*** Opening of Records for processing ***
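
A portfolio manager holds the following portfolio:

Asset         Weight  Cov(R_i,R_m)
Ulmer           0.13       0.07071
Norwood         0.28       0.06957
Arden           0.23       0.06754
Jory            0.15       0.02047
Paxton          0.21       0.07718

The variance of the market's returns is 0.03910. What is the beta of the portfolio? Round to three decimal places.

1.624

β_Ulmer = 0.07071 / 0.03910 = 1.8084
β_Norwood = 0.06957 / 0.03910 = 1.7793
β_Arden = 0.06754 / 0.03910 = 1.7274
β_Jory = 0.02047 / 0.03910 = 0.5235
β_Paxton = 0.07718 / 0.03910 = 1.9739
β_P = Σ w_i β_i = 0.13×1.8084 + 0.28×1.7793 + 0.23×1.7274 + 0.15×0.5235 + 0.21×1.9739 = 1.6236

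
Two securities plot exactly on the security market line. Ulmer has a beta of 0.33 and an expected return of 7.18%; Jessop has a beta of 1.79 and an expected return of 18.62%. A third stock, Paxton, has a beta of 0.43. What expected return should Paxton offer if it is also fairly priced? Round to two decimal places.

MRP (SML slope) = (18.62% − 7.18%) / (1.79 − 0.33) = 11.44% / 1.46 = 7.8356%
R_f (intercept) = 7.18% − 0.33 × 7.8356% = 4.5943%
E(R_Paxton) = R_f + β × MRP = 4.5943% + 0.43 × 7.8356% = 7.96%

7.96%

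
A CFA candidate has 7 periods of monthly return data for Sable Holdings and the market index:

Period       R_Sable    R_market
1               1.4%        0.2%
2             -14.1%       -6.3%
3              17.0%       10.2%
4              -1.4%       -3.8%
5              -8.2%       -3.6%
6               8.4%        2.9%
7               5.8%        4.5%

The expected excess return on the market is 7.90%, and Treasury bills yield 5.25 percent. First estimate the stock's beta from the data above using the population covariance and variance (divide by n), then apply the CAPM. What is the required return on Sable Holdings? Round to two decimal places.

Mean R_i = (1.4 − 14.1 + 17.0 − 1.4 − 8.2 + 8.4 + 5.8) / 7 = 1.2714%
Mean R_m = (0.2 − 6.3 + 10.2 − 3.8 − 3.6 + 2.9 + 4.5) / 7 = 0.5857%
Σ(R_i − R̄_i)(R_m − R̄_m) = 342.5971  ⇒  Cov = 342.5971 / 7 = 48.9424
Σ(R_m − R̄_m)² = 197.4286  ⇒  Var(R_m) = 197.4286 / 7 = 28.2041
β = Cov / Var(R_m) = 48.9424 / 28.2041 = 1.7353
E(R) = R_f + β × MRP = 5.25% + 1.7353 × 7.90% = 18.96%

18.96%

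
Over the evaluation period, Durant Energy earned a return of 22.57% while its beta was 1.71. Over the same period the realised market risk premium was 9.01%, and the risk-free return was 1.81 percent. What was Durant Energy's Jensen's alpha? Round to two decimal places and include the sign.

+5.35%

CAPM benchmark = R_f + β(R_m − R_f) = 1.81% + 1.71 × 9.01% = 17.2171%
α = actual − benchmark = 22.57% − 17.2171% = +5.35%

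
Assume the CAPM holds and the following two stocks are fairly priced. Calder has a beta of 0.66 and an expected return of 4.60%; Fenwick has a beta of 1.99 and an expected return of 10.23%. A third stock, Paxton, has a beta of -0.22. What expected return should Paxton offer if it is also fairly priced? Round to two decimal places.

0.87%

MRP (SML slope) = (10.23% − 4.60%) / (1.99 − 0.66) = 5.63% / 1.33 = 4.2331%
R_f (intercept) = 4.60% − 0.66 × 4.2331% = 1.8062%
E(R_Paxton) = R_f + β × MRP = 1.8062% + -0.22 × 4.2331% = 0.87%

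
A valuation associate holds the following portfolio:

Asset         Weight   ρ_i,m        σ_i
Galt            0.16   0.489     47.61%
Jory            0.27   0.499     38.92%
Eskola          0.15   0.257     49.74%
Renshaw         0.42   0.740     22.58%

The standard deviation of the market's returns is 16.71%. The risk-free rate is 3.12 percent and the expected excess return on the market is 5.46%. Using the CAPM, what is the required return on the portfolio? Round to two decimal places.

8.97%

β_Galt = 0.489 × 47.61% / 16.71% = 1.3933
β_Jory = 0.499 × 38.92% / 16.71% = 1.1622
β_Eskola = 0.257 × 49.74% / 16.71% = 0.7650
β_Renshaw = 0.740 × 22.58% / 16.71% = 1.0000
β_P = Σ w_i β_i = 0.16×1.3933 + 0.27×1.1622 + 0.15×0.7650 + 0.42×1.0000 = 1.0715
E(R_P) = R_f + β_P × MRP = 3.12% + 1.0715 × 5.46% = 8.97%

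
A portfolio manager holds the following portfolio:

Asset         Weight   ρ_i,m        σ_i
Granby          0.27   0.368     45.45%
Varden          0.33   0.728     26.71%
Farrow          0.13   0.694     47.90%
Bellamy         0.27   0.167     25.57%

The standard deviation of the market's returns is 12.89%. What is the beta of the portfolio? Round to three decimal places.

β_Granby = 0.368 × 45.45% / 12.89% = 1.2976
β_Varden = 0.728 × 26.71% / 12.89% = 1.5085
β_Farrow = 0.694 × 47.90% / 12.89% = 2.5789
β_Bellamy = 0.167 × 25.57% / 12.89% = 0.3313
β_P = Σ w_i β_i = 0.27×1.2976 + 0.33×1.5085 + 0.13×2.5789 + 0.27×0.3313 = 1.2729

1.273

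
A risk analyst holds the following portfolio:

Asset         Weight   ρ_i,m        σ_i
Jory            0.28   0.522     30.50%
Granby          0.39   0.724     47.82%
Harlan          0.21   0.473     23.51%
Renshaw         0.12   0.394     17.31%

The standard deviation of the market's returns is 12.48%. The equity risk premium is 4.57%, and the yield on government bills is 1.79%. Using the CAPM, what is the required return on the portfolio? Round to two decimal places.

β_Jory = 0.522 × 30.50% / 12.48% = 1.2757
β_Granby = 0.724 × 47.82% / 12.48% = 2.7742
β_Harlan = 0.473 × 23.51% / 12.48% = 0.8910
β_Renshaw = 0.394 × 17.31% / 12.48% = 0.5465
β_P = Σ w_i β_i = 0.28×1.2757 + 0.39×2.7742 + 0.21×0.8910 + 0.12×0.5465 = 1.6918
E(R_P) = R_f + β_P × MRP = 1.79% + 1.6918 × 4.57% = 9.52%

9.52%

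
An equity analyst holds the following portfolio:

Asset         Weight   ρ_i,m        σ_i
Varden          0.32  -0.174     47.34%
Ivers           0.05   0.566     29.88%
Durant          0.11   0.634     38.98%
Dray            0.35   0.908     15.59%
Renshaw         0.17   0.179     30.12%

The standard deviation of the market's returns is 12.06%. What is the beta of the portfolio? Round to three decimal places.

0.564

β_Varden = -0.174 × 47.34% / 12.06% = -0.6830
β_Ivers = 0.566 × 29.88% / 12.06% = 1.4023
β_Durant = 0.634 × 38.98% / 12.06% = 2.0492
β_Dray = 0.908 × 15.59% / 12.06% = 1.1738
β_Renshaw = 0.179 × 30.12% / 12.06% = 0.4471
β_P = Σ w_i β_i = 0.32×-0.6830 + 0.05×1.4023 + 0.11×2.0492 + 0.35×1.1738 + 0.17×0.4471 = 0.5638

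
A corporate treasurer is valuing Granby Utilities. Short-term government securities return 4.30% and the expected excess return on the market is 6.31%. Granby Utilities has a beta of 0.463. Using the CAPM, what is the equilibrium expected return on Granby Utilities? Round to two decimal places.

E(R) = R_f + β × MRP = 4.30% + 0.463 × 6.31% = 7.22%

7.22%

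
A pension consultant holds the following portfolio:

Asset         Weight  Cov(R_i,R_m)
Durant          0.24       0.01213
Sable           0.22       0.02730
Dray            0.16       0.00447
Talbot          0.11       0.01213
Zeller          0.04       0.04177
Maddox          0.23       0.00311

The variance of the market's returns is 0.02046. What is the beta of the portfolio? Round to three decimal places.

0.653

β_Durant = 0.01213 / 0.02046 = 0.5929
β_Sable = 0.02730 / 0.02046 = 1.3343
β_Dray = 0.00447 / 0.02046 = 0.2185
β_Talbot = 0.01213 / 0.02046 = 0.5929
β_Zeller = 0.04177 / 0.02046 = 2.0415
β_Maddox = 0.00311 / 0.02046 = 0.1520
β_P = Σ w_i β_i = 0.24×0.5929 + 0.22×1.3343 + 0.16×0.2185 + 0.11×0.5929 + 0.04×2.0415 + 0.23×0.1520 = 0.6526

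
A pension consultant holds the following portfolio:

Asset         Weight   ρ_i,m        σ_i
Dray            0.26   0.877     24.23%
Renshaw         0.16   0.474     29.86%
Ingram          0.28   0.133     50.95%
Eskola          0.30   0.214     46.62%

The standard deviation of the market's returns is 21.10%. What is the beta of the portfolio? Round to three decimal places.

β_Dray = 0.877 × 24.23% / 21.10% = 1.0071
β_Renshaw = 0.474 × 29.86% / 21.10% = 0.6708
β_Ingram = 0.133 × 50.95% / 21.10% = 0.3212
β_Eskola = 0.214 × 46.62% / 21.10% = 0.4728
β_P = Σ w_i β_i = 0.26×1.0071 + 0.16×0.6708 + 0.28×0.3212 + 0.30×0.4728 = 0.6010

0.601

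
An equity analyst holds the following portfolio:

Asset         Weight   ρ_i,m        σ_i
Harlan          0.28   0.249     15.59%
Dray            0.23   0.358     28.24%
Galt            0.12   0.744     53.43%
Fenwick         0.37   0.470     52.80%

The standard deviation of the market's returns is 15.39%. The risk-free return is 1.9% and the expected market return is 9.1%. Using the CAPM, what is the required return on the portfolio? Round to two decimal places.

10.02%

β_Harlan = 0.249 × 15.59% / 15.39% = 0.2522
β_Dray = 0.358 × 28.24% / 15.39% = 0.6569
β_Galt = 0.744 × 53.43% / 15.39% = 2.5830
β_Fenwick = 0.470 × 52.80% / 15.39% = 1.6125
β_P = Σ w_i β_i = 0.28×0.2522 + 0.23×0.6569 + 0.12×2.5830 + 0.37×1.6125 = 1.1283
MRP = 9.1% − 1.9% = 7.20%
E(R_P) = R_f + β_P × MRP = 1.9% + 1.1283 × 7.2% = 10.02%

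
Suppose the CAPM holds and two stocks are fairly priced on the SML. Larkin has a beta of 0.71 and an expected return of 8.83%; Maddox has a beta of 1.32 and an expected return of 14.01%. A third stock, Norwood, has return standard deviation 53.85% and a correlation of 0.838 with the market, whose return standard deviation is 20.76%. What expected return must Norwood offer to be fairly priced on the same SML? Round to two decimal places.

MRP = (14.01% − 8.83%) / (1.32 − 0.71) = 8.4918%
R_f = 8.83% − 0.71 × 8.4918% = 2.8008%
β_Norwood = ρ·σ_i/σ_m = 0.838 × 53.85 / 20.76 = 2.1737
E(R_Norwood) = R_f + β × MRP = 2.8008% + 2.1737 × 8.4918% = 21.26%

21.26%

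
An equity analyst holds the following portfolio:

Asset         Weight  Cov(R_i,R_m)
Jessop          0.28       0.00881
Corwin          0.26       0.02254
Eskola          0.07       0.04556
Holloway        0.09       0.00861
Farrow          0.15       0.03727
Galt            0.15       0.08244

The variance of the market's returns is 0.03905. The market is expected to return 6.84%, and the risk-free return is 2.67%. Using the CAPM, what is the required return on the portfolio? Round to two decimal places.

β_Jessop = 0.00881 / 0.03905 = 0.2256
β_Corwin = 0.02254 / 0.03905 = 0.5772
β_Eskola = 0.04556 / 0.03905 = 1.1667
β_Holloway = 0.00861 / 0.03905 = 0.2205
β_Farrow = 0.03727 / 0.03905 = 0.9544
β_Galt = 0.08244 / 0.03905 = 2.1111
β_P = Σ w_i β_i = 0.28×0.2256 + 0.26×0.5772 + 0.07×1.1667 + 0.09×0.2205 + 0.15×0.9544 + 0.15×2.1111 = 0.7746
MRP = 6.84% − 2.67% = 4.17%
E(R_P) = R_f + β_P × MRP = 2.67% + 0.7746 × 4.17% = 5.90%

5.90%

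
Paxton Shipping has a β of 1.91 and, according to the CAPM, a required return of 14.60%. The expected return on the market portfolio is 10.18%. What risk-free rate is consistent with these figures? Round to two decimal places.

5.32%

E(R) = R_f + β(E(R_m) − R_f) = R_f(1 − β) + β·E(R_m)
14.60% = R_f × (1 − 1.91) + 1.91 × 10.18%
14.60% = R_f × -0.91 + 19.4438%
R_f = (14.60% − 19.4438%) / -0.91 = 5.32%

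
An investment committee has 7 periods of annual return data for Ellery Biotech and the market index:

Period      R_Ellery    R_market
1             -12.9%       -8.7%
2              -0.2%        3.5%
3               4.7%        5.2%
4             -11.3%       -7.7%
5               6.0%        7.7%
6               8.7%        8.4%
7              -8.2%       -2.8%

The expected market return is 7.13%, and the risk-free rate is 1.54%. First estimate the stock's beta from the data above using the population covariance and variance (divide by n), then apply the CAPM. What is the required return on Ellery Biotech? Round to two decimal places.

Mean R_i = (-12.9 − 0.2 + 4.7 − 11.3 + 6.0 + 8.7 − 8.2) / 7 = -1.8857%
Mean R_m = (-8.7 + 3.5 + 5.2 − 7.7 + 7.7 + 8.4 − 2.8) / 7 = 0.8000%
Σ(R_i − R̄_i)(R_m − R̄_m) = 375.7800  ⇒  Cov = 375.7800 / 7 = 53.6829
Σ(R_m − R̄_m)² = 307.4800  ⇒  Var(R_m) = 307.4800 / 7 = 43.9257
β = Cov / Var(R_m) = 53.6829 / 43.9257 = 1.2221
MRP = 7.13% − 1.54% = 5.59%
E(R) = R_f + β × MRP = 1.54% + 1.2221 × 5.59% = 8.37%

8.37%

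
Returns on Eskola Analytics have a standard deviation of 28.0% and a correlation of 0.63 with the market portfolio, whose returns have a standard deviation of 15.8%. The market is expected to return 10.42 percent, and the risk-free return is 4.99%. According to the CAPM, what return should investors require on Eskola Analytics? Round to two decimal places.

β = ρ × σ_i / σ_m = 0.63 × 28.0% / 15.8% = 1.1165
MRP = 10.42% − 4.99% = 5.43%
E(R) = 4.99% + 1.1165 × 5.43% = 11.05%

11.05%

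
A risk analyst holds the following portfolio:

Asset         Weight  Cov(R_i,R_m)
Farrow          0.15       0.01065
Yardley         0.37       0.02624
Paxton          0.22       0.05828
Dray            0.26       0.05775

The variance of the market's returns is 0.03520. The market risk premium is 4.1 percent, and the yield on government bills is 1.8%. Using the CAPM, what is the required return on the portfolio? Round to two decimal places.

6.36%

β_Farrow = 0.01065 / 0.03520 = 0.3026
β_Yardley = 0.02624 / 0.03520 = 0.7455
β_Paxton = 0.05828 / 0.03520 = 1.6557
β_Dray = 0.05775 / 0.03520 = 1.6406
β_P = Σ w_i β_i = 0.15×0.3026 + 0.37×0.7455 + 0.22×1.6557 + 0.26×1.6406 = 1.1120
E(R_P) = R_f + β_P × MRP = 1.8% + 1.1120 × 4.1% = 6.36%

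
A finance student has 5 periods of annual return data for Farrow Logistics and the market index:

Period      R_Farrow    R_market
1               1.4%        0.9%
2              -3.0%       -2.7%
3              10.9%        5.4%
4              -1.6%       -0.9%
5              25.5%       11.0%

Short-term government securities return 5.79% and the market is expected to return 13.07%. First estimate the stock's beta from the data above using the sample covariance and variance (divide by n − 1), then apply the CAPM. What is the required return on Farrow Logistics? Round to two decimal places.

21.32%

Mean R_i = (1.4 − 3.0 + 10.9 − 1.6 + 25.5) / 5 = 6.6400%
Mean R_m = (0.9 − 2.7 + 5.4 − 0.9 + 11.0) / 5 = 2.7400%
Σ(R_i − R̄_i)(R_m − R̄_m) = 259.1920  ⇒  Cov = 259.1920 / 4 = 64.7980
Σ(R_m − R̄_m)² = 121.5320  ⇒  Var(R_m) = 121.5320 / 4 = 30.3830
β = Cov / Var(R_m) = 64.7980 / 30.3830 = 2.1327
MRP = 13.07% − 5.79% = 7.28%
E(R) = R_f + β × MRP = 5.79% + 2.1327 × 7.28% = 21.32%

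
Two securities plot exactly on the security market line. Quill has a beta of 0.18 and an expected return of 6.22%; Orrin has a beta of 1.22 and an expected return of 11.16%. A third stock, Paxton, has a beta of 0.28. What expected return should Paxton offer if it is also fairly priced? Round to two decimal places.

6.70%

MRP (SML slope) = (11.16% − 6.22%) / (1.22 − 0.18) = 4.94% / 1.04 = 4.7500%
R_f (intercept) = 6.22% − 0.18 × 4.7500% = 5.3650%
E(R_Paxton) = R_f + β × MRP = 5.3650% + 0.28 × 4.7500% = 6.70%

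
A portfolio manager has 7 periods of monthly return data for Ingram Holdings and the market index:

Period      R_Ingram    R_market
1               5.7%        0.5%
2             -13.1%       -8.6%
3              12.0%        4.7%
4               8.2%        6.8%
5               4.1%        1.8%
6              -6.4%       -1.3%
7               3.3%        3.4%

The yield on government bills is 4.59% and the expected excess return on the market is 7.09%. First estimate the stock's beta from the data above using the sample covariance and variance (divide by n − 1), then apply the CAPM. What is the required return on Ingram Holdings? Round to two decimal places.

15.84%

Mean R_i = (5.7 − 13.1 + 12.0 + 8.2 + 4.1 − 6.4 + 3.3) / 7 = 1.9714%
Mean R_m = (0.5 − 8.6 + 4.7 + 6.8 + 1.8 − 1.3 + 3.4) / 7 = 1.0429%
Σ(R_i − R̄_i)(R_m − R̄_m) = 240.1986  ⇒  Cov = 240.1986 / 6 = 40.0331
Σ(R_m − R̄_m)² = 151.4171  ⇒  Var(R_m) = 151.4171 / 6 = 25.2362
β = Cov / Var(R_m) = 40.0331 / 25.2362 = 1.5863
E(R) = R_f + β × MRP = 4.59% + 1.5863 × 7.09% = 15.84%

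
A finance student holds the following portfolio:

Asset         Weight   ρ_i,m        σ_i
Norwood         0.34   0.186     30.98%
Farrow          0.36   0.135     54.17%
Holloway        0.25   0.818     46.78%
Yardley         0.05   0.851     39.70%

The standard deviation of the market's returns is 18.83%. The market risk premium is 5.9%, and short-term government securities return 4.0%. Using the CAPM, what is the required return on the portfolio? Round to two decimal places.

8.97%

β_Norwood = 0.186 × 30.98% / 18.83% = 0.3060
β_Farrow = 0.135 × 54.17% / 18.83% = 0.3884
β_Holloway = 0.818 × 46.78% / 18.83% = 2.0322
β_Yardley = 0.851 × 39.70% / 18.83% = 1.7942
β_P = Σ w_i β_i = 0.34×0.3060 + 0.36×0.3884 + 0.25×2.0322 + 0.05×1.7942 = 0.8416
E(R_P) = R_f + β_P × MRP = 4.0% + 0.8416 × 5.9% = 8.97%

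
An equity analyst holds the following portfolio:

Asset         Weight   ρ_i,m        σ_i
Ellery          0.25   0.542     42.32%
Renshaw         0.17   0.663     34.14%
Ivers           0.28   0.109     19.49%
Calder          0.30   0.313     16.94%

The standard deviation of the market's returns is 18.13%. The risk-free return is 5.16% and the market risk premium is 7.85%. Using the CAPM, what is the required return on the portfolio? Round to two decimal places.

β_Ellery = 0.542 × 42.32% / 18.13% = 1.2652
β_Renshaw = 0.663 × 34.14% / 18.13% = 1.2485
β_Ivers = 0.109 × 19.49% / 18.13% = 0.1172
β_Calder = 0.313 × 16.94% / 18.13% = 0.2925
β_P = Σ w_i β_i = 0.25×1.2652 + 0.17×1.2485 + 0.28×0.1172 + 0.30×0.2925 = 0.6491
E(R_P) = R_f + β_P × MRP = 5.16% + 0.6491 × 7.85% = 10.26%

10.26%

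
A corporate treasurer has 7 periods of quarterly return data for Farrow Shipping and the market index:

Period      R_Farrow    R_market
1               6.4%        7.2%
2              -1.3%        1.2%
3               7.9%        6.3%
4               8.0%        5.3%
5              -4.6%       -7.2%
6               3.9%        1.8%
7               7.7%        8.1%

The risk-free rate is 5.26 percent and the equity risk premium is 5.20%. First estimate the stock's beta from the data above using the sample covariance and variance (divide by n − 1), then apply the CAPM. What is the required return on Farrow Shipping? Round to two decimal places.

Mean R_i = (6.4 − 1.3 + 7.9 + 8.0 − 4.6 + 3.9 + 7.7) / 7 = 4.0000%
Mean R_m = (7.2 + 1.2 + 6.3 + 5.3 − 7.2 + 1.8 + 8.1) / 7 = 3.2429%
Σ(R_i − R̄_i)(R_m − R̄_m) = 148.4000  ⇒  Cov = 148.4000 / 6 = 24.7333
Σ(R_m − R̄_m)² = 168.1371  ⇒  Var(R_m) = 168.1371 / 6 = 28.0229
β = Cov / Var(R_m) = 24.7333 / 28.0229 = 0.8826
E(R) = R_f + β × MRP = 5.26% + 0.8826 × 5.20% = 9.85%

9.85%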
*** Close of Records for processing ***
» Aim of the task:
Collect, from the material above, every line containing the word "finance".

» Answer box:
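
A finance student has 5 periods of annual return data for Farrow Logistics and the market index:
A finance student holds the following portfolio: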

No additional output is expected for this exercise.